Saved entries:
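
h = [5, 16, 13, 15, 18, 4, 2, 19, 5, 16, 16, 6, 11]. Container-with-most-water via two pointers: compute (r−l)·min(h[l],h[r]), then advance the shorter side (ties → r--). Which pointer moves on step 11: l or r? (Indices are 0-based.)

l

[0,12] min(5,11)*12=60 best=60 * → l++
[1,12] min(16,11)*11=121 best=121 * → r--
[1,11] min(16,6)*10=60 best=121 → r--
[1,10] min(16,16)*9=144 best=144 * → r--
[1,9] min(16,16)*8=128 best=144 → r--
[1,8] min(16,5)*7=35 best=144 → r--
[1,7] min(16,19)*6=96 best=144 → l++
[2,7] min(13,19)*5=65 best=144 → l++
[3,7] min(15,19)*4=60 best=144 → l++
[4,7] min(18,19)*3=54 best=144 → l++
[5,7] min(4,19)*2=8 best=144 → l++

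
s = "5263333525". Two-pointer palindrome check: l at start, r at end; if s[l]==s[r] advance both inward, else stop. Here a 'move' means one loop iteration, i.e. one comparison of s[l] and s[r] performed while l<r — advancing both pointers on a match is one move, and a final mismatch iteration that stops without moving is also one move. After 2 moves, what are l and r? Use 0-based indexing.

l=2, r=7

[0,9] '5'=='5' → l++,r--
[1,8] '2'=='2' → l++,r--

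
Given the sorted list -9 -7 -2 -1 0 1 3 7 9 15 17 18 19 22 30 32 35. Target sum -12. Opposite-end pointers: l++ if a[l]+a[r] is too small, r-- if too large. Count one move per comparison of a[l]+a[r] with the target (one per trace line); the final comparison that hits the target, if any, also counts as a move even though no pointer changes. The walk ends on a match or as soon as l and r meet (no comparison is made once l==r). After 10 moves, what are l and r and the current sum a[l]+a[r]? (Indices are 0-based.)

l=0, r=6, sum=-6

[0,16] -9+35=26 >-12 → r--
[0,15] -9+32=23 >-12 → r--
[0,14] -9+30=21 >-12 → r--
[0,13] -9+22=13 >-12 → r--
[0,12] -9+19=10 >-12 → r--
[0,11] -9+18=9 >-12 → r--
[0,10] -9+17=8 >-12 → r--
[0,9] -9+15=6 >-12 → r--
[0,8] -9+9=0 >-12 → r--
[0,7] -9+7=-2 >-12 → r--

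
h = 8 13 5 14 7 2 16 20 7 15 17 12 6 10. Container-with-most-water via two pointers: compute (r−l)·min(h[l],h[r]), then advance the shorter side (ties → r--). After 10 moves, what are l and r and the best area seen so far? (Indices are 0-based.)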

Problem requirements ▸ Each entry above is to be copied out exactly.

Solution below ▸
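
h = [5, 16, 13, 15, 18, 4, 2, 19, 5, 16, 16, 6, 11]. Container-with-most-water via two pointers: compute (r−l)·min(h[l],h[r]), then advance the shorter side (ties → r--). Which pointer moves on step 11: l or r? (Indices are 0-based.)

l

[0,12] min(5,11)*12=60 best=60 * → l++
[1,12] min(16,11)*11=121 best=121 * → r--
[1,11] min(16,6)*10=60 best=121 → r--
[1,10] min(16,16)*9=144 best=144 * → r--
[1,9] min(16,16)*8=128 best=144 → r--
[1,8] min(16,5)*7=35 best=144 → r--
[1,7] min(16,19)*6=96 best=144 → l++
[2,7] min(13,19)*5=65 best=144 → l++
[3,7] min(15,19)*4=60 best=144 → l++
[4,7] min(18,19)*3=54 best=144 → l++
[5,7] min(4,19)*2=8 best=144 → l++

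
s = "5263333525". Two-pointer palindrome check: l at start, r at end; if s[l]==s[r] advance both inward, else stop. Here a 'move' means one loop iteration, i.e. one comparison of s[l] and s[r] performed while l<r — advancing both pointers on a match is one move, and a final mismatch iteration that stops without moving is also one move. After 2 moves, what are l and r? Use 0-based indexing.

l=2, r=7

[0,9] '5'=='5' → l++,r--
[1,8] '2'=='2' → l++,r--

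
Given the sorted list -9 -7 -2 -1 0 1 3 7 9 15 17 18 19 22 30 32 35. Target sum -12. Opposite-end pointers: l++ if a[l]+a[r] is too small, r-- if too large. Count one move per comparison of a[l]+a[r] with the target (one per trace line); the final comparison that hits the target, if any, also counts as a move even though no pointer changes. The walk ends on a match or as soon as l and r meet (no comparison is made once l==r). After 10 moves, what are l and r and the current sum a[l]+a[r]? (Indices are 0-based.)

l=0, r=6, sum=-6

[0,16] -9+35=26 >-12 → r--
[0,15] -9+32=23 >-12 → r--
[0,14] -9+30=21 >-12 → r--
[0,13] -9+22=13 >-12 → r--
[0,12] -9+19=10 >-12 → r--
[0,11] -9+18=9 >-12 → r--
[0,10] -9+17=8 >-12 → r--
[0,9] -9+15=6 >-12 → r--
[0,8] -9+9=0 >-12 → r--
[0,7] -9+7=-2 >-12 → r--

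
h = 8 13 5 14 7 2 16 20 7 15 17 12 6 10. Container-with-most-water via two pointers: compute (r−l)·min(h[l],h[r]), then advance the shorter side (ties → r--). After 10 moves, what are l and r and the best area seen so far? (Indices are 0-based.)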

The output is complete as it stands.